**TASK DIRECTIONS:** Exactly as written, print each of the entries.

(Collected data entries)
::::

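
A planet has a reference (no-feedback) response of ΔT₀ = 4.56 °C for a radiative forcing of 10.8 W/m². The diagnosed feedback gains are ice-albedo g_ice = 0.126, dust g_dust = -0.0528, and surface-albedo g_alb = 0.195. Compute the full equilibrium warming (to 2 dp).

Total gain g = 0.126 − 0.0528 + 0.195 = 0.2682.
Amplification A = 1/(1 − 0.2682) = 1.366.
ΔT = 4.56 × 1.366 = 6.23 °C.

6.23 °C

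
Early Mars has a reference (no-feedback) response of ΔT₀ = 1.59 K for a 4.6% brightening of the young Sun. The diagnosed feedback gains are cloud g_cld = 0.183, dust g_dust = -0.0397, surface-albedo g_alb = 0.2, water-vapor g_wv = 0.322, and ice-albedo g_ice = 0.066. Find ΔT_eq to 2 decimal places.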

::::

**RESPONSE BOX:**
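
A planet has a reference (no-feedback) response of ΔT₀ = 4.56 °C for a radiative forcing of 10.8 W/m². The diagnosed feedback gains are ice-albedo g_ice = 0.126, dust g_dust = -0.0528, and surface-albedo g_alb = 0.195. Compute the full equilibrium warming (to 2 dp).

Total gain g = 0.126 − 0.0528 + 0.195 = 0.2682.
Amplification A = 1/(1 − 0.2682) = 1.366.
ΔT = 4.56 × 1.366 = 6.23 °C.

6.23 °C

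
Early Mars has a reference (no-feedback) response of ΔT₀ = 1.59 K for a 4.6% brightening of the young Sun. The diagnosed feedback gains are cloud g_cld = 0.183, dust g_dust = -0.0397, surface-albedo g_alb = 0.2, water-vapor g_wv = 0.322, and ice-albedo g_ice = 0.066. Find ΔT_eq to 2 decimal places.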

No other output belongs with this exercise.